### Directions
Whenever a line below mentions the word "total", that line should be copied.

Stored items
········
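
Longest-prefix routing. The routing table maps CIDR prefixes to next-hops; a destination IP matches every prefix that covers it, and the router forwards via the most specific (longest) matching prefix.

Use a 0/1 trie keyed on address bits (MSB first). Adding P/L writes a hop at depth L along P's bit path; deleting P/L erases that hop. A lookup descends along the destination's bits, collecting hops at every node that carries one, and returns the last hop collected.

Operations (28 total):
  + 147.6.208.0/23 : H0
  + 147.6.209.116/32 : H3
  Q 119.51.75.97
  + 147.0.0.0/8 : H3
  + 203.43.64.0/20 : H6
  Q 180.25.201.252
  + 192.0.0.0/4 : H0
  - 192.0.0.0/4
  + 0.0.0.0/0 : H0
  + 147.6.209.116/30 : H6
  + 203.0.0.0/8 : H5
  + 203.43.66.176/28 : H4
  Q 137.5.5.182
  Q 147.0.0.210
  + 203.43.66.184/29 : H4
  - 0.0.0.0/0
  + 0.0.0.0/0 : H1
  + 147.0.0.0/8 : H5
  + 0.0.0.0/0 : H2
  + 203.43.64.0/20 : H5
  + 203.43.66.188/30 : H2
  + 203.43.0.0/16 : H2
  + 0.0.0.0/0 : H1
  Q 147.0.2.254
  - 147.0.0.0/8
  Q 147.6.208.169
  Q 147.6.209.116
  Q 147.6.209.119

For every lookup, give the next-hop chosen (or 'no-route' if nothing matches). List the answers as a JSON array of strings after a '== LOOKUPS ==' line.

Trace:
  add 147.6.208.0/23 -> H0 at depth 23
  add 147.6.209.116/32 -> H3 at depth 32
  Q 119.51.75.97: descend ε ; hops seen [∅] ; pick no-route
  add 147.0.0.0/8 -> H3 at depth 8
  add 203.43.64.0/20 -> H6 at depth 20
  Q 180.25.201.252: descend 10 ; hops seen [∅] ; pick no-route
  add 192.0.0.0/4 -> H0 at depth 4
  del 192.0.0.0/4 (clear depth 4)
  add 0.0.0.0/0 -> H0 at depth 0
  add 147.6.209.116/30 -> H6 at depth 30
  add 203.0.0.0/8 -> H5 at depth 8
  add 203.43.66.176/28 -> H4 at depth 28
  Q 137.5.5.182: descend 100 ; hops seen [H0] ; pick H0
  Q 147.0.0.210: descend 1001001100000 ; hops seen [H0,H3] ; pick H3
  add 203.43.66.184/29 -> H4 at depth 29
  del 0.0.0.0/0 (clear depth 0)
  add 0.0.0.0/0 -> H1 at depth 0
  add 147.0.0.0/8 -> H5 at depth 8
  add 0.0.0.0/0 -> H2 at depth 0
  add 203.43.64.0/20 -> H5 at depth 20
  add 203.43.66.188/30 -> H2 at depth 30
  add 203.43.0.0/16 -> H2 at depth 16
  add 0.0.0.0/0 -> H1 at depth 0
  Q 147.0.2.254: descend 1001001100000 ; hops seen [H1,H5] ; pick H5
  del 147.0.0.0/8 (clear depth 8)
  Q 147.6.208.169: descend 10010011000001101101000 ; hops seen [H1,H0] ; pick H0
  Q 147.6.209.116: descend 10010011000001101101000101110100 ; hops seen [H1,H0,H6,H3] ; pick H3
  Q 147.6.209.119: descend 100100110000011011010001011101 ; hops seen [H1,H0,H6] ; pick H6

== LOOKUPS ==
["no-route","no-route","H0","H3","H5","H0","H3","H6"]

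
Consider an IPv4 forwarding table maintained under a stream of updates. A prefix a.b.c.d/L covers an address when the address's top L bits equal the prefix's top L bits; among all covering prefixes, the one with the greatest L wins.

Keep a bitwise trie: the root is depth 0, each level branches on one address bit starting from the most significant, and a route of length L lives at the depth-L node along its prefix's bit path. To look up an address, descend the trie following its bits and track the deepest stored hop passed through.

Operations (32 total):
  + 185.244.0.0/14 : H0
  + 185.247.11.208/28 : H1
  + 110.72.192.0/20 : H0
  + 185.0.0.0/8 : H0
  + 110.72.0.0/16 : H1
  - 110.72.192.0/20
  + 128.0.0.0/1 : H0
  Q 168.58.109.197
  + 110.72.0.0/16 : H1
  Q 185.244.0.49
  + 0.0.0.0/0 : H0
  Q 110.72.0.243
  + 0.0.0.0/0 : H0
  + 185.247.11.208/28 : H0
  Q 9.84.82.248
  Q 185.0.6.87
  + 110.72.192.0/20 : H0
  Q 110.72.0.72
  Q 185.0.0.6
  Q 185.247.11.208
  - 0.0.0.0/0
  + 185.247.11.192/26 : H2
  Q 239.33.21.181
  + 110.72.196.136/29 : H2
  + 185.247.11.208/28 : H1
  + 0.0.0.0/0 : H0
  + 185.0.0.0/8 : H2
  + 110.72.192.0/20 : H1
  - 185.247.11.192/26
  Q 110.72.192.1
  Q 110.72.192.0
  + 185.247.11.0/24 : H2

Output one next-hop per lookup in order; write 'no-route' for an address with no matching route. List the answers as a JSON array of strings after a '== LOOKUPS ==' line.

Process each operation:
  + 185.244.0.0/14 (H0) depth=14
  + 185.247.11.208/28 (H1) depth=28
  + 110.72.192.0/20 (H0) depth=20
  + 185.0.0.0/8 (H0) depth=8
  + 110.72.0.0/16 (H1) depth=16
  - 110.72.192.0/20 clear@20
  + 128.0.0.0/1 (H0) depth=1
  ? 168.58.109.197  path d0:-→d1:H0→d2:-→d3:-  best=H0
  + 110.72.0.0/16 (H1) depth=16
  ? 185.244.0.49  path d0:-→d1:H0→d2:-→d3:-→d4:-→d5:-→d6:-→d7:-→d8:H0→d9:-→d10:-→d11:-→d12:-→d13:-→d14:H0  best=H0
  + 0.0.0.0/0 (H0) depth=0
  ? 110.72.0.243  path d0:H0→d1:-→d2:-→d3:-→d4:-→d5:-→d6:-→d7:-→d8:-→d9:-→d10:-→d11:-→d12:-→d13:-→d14:-→d15:-→d16:H1  best=H1
  + 0.0.0.0/0 (H0) depth=0
  + 185.247.11.208/28 (H0) depth=28
  ? 9.84.82.248  path d0:H0→d1:-  best=H0
  ? 185.0.6.87  path d0:H0→d1:H0→d2:-→d3:-→d4:-→d5:-→d6:-→d7:-→d8:H0  best=H0
  + 110.72.192.0/20 (H0) depth=20
  ? 110.72.0.72  path d0:H0→d1:-→d2:-→d3:-→d4:-→d5:-→d6:-→d7:-→d8:-→d9:-→d10:-→d11:-→d12:-→d13:-→d14:-→d15:-→d16:H1  best=H1
  ? 185.0.0.6  path d0:H0→d1:H0→d2:-→d3:-→d4:-→d5:-→d6:-→d7:-→d8:H0  best=H0
  ? 185.247.11.208  path d0:H0→d1:H0→d2:-→d3:-→d4:-→d5:-→d6:-→d7:-→d8:H0→d9:-→d10:-→d11:-→d12:-→d13:-→d14:H0→d15:-→d16:-→d17:-→d18:-→d19:-→d20:-→d21:-→d22:-→d23:-→d24:-→d25:-→d26:-→d27:-→d28:H0  best=H0
  - 0.0.0.0/0 clear@0
  + 185.247.11.192/26 (H2) depth=26
  ? 239.33.21.181  path d0:-→d1:H0  best=H0
  + 110.72.196.136/29 (H2) depth=29
  + 185.247.11.208/28 (H1) depth=28
  + 0.0.0.0/0 (H0) depth=0
  + 185.0.0.0/8 (H2) depth=8
  + 110.72.192.0/20 (H1) depth=20
  - 185.247.11.192/26 clear@26
  ? 110.72.192.1  path d0:H0→d1:-→d2:-→d3:-→d4:-→d5:-→d6:-→d7:-→d8:-→d9:-→d10:-→d11:-→d12:-→d13:-→d14:-→d15:-→d16:H1→d17:-→d18:-→d19:-→d20:H1→d21:-  best=H1
  ? 110.72.192.0  path d0:H0→d1:-→d2:-→d3:-→d4:-→d5:-→d6:-→d7:-→d8:-→d9:-→d10:-→d11:-→d12:-→d13:-→d14:-→d15:-→d16:H1→d17:-→d18:-→d19:-→d20:H1→d21:-  best=H1
  + 185.247.11.0/24 (H2) depth=24

== LOOKUPS ==
["H0","H0","H1","H0","H0","H1","H0","H0","H0","H1","H1"]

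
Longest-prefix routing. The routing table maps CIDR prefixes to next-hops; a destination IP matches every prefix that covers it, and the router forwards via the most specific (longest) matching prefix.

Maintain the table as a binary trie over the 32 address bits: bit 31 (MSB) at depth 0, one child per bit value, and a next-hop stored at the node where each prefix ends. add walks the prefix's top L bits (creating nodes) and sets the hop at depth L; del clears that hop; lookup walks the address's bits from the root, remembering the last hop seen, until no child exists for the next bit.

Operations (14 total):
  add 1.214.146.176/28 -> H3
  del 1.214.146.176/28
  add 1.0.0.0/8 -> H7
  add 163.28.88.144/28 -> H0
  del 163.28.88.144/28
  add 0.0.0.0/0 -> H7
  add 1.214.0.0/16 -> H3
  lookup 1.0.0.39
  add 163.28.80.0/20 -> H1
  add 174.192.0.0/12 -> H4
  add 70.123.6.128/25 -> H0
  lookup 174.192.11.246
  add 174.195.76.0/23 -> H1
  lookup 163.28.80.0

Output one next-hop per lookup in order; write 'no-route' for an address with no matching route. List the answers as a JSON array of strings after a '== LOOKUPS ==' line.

Apply in order:
  add 1.214.146.176/28 -> H3 at depth 28
  del 1.214.146.176/28 (clear depth 28)
  add 1.0.0.0/8 -> H7 at depth 8
  add 163.28.88.144/28 -> H0 at depth 28
  del 163.28.88.144/28 (clear depth 28)
  add 0.0.0.0/0 -> H7 at depth 0
  add 1.214.0.0/16 -> H3 at depth 16
  Q 1.0.0.39: descend 00000001 ; hops seen [H7,H7] ; pick H7
  add 163.28.80.0/20 -> H1 at depth 20
  add 174.192.0.0/12 -> H4 at depth 12
  add 70.123.6.128/25 -> H0 at depth 25
  Q 174.192.11.246: descend 101011101100 ; hops seen [H7,H4] ; pick H4
  add 174.195.76.0/23 -> H1 at depth 23
  Q 163.28.80.0: descend 10100011000111000101 ; hops seen [H7,H1] ; pick H1

== LOOKUPS ==
["H7","H4","H1"]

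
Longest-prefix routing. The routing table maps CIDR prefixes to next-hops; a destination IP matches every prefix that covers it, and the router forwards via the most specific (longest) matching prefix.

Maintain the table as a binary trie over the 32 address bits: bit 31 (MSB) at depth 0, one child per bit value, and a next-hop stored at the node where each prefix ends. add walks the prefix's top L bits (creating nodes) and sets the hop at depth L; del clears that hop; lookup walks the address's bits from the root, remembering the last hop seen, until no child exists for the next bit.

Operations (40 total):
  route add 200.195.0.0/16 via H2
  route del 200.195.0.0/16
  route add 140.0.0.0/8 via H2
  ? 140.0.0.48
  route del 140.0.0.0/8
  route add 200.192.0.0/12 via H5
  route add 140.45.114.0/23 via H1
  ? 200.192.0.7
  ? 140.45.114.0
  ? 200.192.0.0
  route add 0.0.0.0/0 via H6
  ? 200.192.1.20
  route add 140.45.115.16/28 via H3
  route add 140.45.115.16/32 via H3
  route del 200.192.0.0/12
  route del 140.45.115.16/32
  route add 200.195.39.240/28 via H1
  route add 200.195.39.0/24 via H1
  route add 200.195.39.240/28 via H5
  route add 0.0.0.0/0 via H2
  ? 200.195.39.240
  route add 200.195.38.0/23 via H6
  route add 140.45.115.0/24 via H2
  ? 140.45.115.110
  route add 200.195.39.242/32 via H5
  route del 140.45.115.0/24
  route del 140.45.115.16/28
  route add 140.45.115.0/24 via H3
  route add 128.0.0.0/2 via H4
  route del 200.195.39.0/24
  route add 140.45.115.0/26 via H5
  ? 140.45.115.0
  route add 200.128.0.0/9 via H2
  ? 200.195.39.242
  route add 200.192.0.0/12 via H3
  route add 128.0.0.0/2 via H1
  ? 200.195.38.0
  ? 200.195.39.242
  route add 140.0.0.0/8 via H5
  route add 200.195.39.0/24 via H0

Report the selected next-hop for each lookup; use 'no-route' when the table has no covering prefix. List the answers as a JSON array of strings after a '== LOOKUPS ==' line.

Trace:
  add 200.195.0.0/16 -> H2 at depth 16
  - 200.195.0.0/16 clear@16
  add 140.0.0.0/8 -> H2 at depth 8
  lookup 140.0.0.48: bits 10001100 walk d0:-→d1:-→d2:-→d3:-→d4:-→d5:-→d6:-→d7:-→d8:H2 -> H2
  - 140.0.0.0/8 clear@8
  add 200.192.0.0/12 -> H5 at depth 12
  add 140.45.114.0/23 -> H1 at depth 23
  lookup 200.192.0.7: bits 11001000110000 walk d0:-→d1:-→d2:-→d3:-→d4:-→d5:-→d6:-→d7:-→d8:-→d9:-→d10:-→d11:-→d12:H5→d13:-→d14:- -> H5
  lookup 140.45.114.0: bits 10001100001011010111001 walk d0:-→d1:-→d2:-→d3:-→d4:-→d5:-→d6:-→d7:-→d8:-→d9:-→d10:-→d11:-→d12:-→d13:-→d14:-→d15:-→d16:-→d17:-→d18:-→d19:-→d20:-→d21:-→d22:-→d23:H1 -> H1
  lookup 200.192.0.0: bits 11001000110000 walk d0:-→d1:-→d2:-→d3:-→d4:-→d5:-→d6:-→d7:-→d8:-→d9:-→d10:-→d11:-→d12:H5→d13:-→d14:- -> H5
  add 0.0.0.0/0 -> H6 at depth 0
  lookup 200.192.1.20: bits 11001000110000 walk d0:H6→d1:-→d2:-→d3:-→d4:-→d5:-→d6:-→d7:-→d8:-→d9:-→d10:-→d11:-→d12:H5→d13:-→d14:- -> H5
  add 140.45.115.16/28 -> H3 at depth 28
  add 140.45.115.16/32 -> H3 at depth 32
  - 200.192.0.0/12 clear@12
  - 140.45.115.16/32 clear@32
  add 200.195.39.240/28 -> H1 at depth 28
  add 200.195.39.0/24 -> H1 at depth 24
  add 200.195.39.240/28 -> H5 at depth 28
  add 0.0.0.0/0 -> H2 at depth 0
  lookup 200.195.39.240: bits 1100100011000011001001111111 walk d0:H2→d1:-→d2:-→d3:-→d4:-→d5:-→d6:-→d7:-→d8:-→d9:-→d10:-→d11:-→d12:-→d13:-→d14:-→d15:-→d16:-→d17:-→d18:-→d19:-→d20:-→d21:-→d22:-→d23:-→d24:H1→d25:-→d26:-→d27:-→d28:H5 -> H5
  add 200.195.38.0/23 -> H6 at depth 23
  add 140.45.115.0/24 -> H2 at depth 24
  lookup 140.45.115.110: bits 1000110000101101011100110 walk d0:H2→d1:-→d2:-→d3:-→d4:-→d5:-→d6:-→d7:-→d8:-→d9:-→d10:-→d11:-→d12:-→d13:-→d14:-→d15:-→d16:-→d17:-→d18:-→d19:-→d20:-→d21:-→d22:-→d23:H1→d24:H2→d25:- -> H2
  add 200.195.39.242/32 -> H5 at depth 32
  - 140.45.115.0/24 clear@24
  - 140.45.115.16/28 clear@28
  add 140.45.115.0/24 -> H3 at depth 24
  add 128.0.0.0/2 -> H4 at depth 2
  - 200.195.39.0/24 clear@24
  add 140.45.115.0/26 -> H5 at depth 26
  lookup 140.45.115.0: bits 100011000010110101110011000 walk d0:H2→d1:-→d2:H4→d3:-→d4:-→d5:-→d6:-→d7:-→d8:-→d9:-→d10:-→d11:-→d12:-→d13:-→d14:-→d15:-→d16:-→d17:-→d18:-→d19:-→d20:-→d21:-→d22:-→d23:H1→d24:H3→d25:-→d26:H5→d27:- -> H5
  add 200.128.0.0/9 -> H2 at depth 9
  lookup 200.195.39.242: bits 11001000110000110010011111110010 walk d0:H2→d1:-→d2:-→d3:-→d4:-→d5:-→d6:-→d7:-→d8:-→d9:H2→d10:-→d11:-→d12:-→d13:-→d14:-→d15:-→d16:-→d17:-→d18:-→d19:-→d20:-→d21:-→d22:-→d23:H6→d24:-→d25:-→d26:-→d27:-→d28:H5→d29:-→d30:-→d31:-→d32:H5 -> H5
  add 200.192.0.0/12 -> H3 at depth 12
  add 128.0.0.0/2 -> H1 at depth 2
  lookup 200.195.38.0: bits 11001000110000110010011 walk d0:H2→d1:-→d2:-→d3:-→d4:-→d5:-→d6:-→d7:-→d8:-→d9:H2→d10:-→d11:-→d12:H3→d13:-→d14:-→d15:-→d16:-→d17:-→d18:-→d19:-→d20:-→d21:-→d22:-→d23:H6 -> H6
  lookup 200.195.39.242: bits 11001000110000110010011111110010 walk d0:H2→d1:-→d2:-→d3:-→d4:-→d5:-→d6:-→d7:-→d8:-→d9:H2→d10:-→d11:-→d12:H3→d13:-→d14:-→d15:-→d16:-→d17:-→d18:-→d19:-→d20:-→d21:-→d22:-→d23:H6→d24:-→d25:-→d26:-→d27:-→d28:H5→d29:-→d30:-→d31:-→d32:H5 -> H5
  add 140.0.0.0/8 -> H5 at depth 8
  add 200.195.39.0/24 -> H0 at depth 24

== LOOKUPS ==
["H2","H5","H1","H5","H5","H5","H2","H5","H5","H6","H5"]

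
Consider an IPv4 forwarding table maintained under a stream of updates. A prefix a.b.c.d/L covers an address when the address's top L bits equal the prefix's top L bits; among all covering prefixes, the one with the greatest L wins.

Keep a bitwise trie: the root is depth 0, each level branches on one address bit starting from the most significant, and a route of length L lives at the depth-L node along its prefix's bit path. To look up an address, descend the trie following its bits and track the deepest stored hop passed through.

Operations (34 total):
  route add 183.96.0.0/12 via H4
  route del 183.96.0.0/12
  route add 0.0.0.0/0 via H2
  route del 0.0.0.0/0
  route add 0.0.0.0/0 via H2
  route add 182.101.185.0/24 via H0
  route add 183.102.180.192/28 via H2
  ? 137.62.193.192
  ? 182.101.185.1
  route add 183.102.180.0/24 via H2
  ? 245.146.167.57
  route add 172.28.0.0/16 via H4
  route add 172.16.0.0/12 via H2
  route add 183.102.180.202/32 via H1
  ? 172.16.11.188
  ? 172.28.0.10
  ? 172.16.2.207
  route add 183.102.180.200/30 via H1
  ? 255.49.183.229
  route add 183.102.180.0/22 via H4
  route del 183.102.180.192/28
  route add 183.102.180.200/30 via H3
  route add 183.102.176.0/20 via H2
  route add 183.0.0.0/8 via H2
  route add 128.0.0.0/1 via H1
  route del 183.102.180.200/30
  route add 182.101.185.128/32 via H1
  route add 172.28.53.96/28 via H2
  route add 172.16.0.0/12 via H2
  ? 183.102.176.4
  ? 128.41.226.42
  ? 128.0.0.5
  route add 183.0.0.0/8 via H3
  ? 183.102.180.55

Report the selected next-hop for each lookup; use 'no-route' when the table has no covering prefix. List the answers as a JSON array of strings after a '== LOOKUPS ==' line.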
········
### Expected answer
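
Operations (28 total):
Operations (32 total):
Operations (14 total):
Operations (40 total):
Operations (34 total):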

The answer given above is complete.